> _Assigned task_:
Scan the data below and copy each line where "rewrote" occurs.

[Dataset excerpts]
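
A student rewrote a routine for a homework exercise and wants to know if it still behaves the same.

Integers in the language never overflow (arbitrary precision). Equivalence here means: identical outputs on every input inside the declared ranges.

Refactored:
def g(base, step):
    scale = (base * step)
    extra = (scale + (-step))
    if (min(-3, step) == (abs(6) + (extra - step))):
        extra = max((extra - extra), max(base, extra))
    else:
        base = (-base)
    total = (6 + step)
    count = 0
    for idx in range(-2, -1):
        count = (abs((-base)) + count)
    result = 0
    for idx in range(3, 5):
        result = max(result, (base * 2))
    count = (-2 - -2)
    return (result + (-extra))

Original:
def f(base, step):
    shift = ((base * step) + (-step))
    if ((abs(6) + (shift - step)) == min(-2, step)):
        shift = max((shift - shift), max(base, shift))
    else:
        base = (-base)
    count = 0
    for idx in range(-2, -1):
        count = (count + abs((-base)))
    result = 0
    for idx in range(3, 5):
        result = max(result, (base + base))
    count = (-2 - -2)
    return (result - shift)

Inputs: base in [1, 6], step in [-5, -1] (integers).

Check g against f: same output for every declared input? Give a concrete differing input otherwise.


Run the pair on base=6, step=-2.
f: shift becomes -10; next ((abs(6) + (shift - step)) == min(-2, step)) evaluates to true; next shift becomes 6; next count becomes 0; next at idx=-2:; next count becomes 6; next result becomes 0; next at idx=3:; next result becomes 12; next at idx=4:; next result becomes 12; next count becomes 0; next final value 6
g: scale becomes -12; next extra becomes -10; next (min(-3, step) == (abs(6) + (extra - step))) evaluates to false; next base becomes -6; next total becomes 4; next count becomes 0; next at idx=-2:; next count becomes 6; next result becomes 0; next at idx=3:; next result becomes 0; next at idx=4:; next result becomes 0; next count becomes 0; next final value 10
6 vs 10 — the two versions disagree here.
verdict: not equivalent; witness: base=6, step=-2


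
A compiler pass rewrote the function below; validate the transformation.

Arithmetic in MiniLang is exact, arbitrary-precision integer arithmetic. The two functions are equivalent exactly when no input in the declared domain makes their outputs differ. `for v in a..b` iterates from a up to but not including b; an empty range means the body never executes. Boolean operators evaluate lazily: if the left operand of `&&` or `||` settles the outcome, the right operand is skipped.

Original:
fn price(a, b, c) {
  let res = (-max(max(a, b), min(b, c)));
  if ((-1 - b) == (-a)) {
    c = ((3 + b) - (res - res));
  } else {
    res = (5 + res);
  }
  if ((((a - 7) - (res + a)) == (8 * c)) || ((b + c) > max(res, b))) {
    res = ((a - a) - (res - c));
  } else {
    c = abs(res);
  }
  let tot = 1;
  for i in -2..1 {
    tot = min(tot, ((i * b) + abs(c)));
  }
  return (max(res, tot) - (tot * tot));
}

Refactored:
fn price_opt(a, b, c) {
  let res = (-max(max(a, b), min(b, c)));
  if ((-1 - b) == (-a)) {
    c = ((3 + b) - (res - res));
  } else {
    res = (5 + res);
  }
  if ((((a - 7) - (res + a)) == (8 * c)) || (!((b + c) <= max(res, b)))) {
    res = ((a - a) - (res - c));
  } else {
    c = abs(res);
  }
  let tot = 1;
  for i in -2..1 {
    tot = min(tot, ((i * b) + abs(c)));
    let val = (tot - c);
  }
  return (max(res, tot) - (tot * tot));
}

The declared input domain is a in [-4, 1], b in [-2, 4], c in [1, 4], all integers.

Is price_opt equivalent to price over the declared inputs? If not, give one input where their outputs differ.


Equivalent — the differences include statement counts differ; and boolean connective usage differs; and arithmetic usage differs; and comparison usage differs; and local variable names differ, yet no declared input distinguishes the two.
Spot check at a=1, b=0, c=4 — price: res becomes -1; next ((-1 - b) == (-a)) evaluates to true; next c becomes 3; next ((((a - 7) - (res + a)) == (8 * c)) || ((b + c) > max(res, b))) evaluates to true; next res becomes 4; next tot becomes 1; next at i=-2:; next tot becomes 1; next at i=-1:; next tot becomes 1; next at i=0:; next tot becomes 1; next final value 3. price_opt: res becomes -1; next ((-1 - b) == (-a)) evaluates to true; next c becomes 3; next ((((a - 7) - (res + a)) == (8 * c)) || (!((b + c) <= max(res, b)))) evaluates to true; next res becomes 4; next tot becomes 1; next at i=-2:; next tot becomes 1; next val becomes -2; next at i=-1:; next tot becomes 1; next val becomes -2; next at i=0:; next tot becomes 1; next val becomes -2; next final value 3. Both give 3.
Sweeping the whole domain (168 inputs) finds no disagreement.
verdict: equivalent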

> _Problem solution_:
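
A student rewrote a routine for a homework exercise and wants to know if it still behaves the same.
A compiler pass rewrote the function below; validate the transformation.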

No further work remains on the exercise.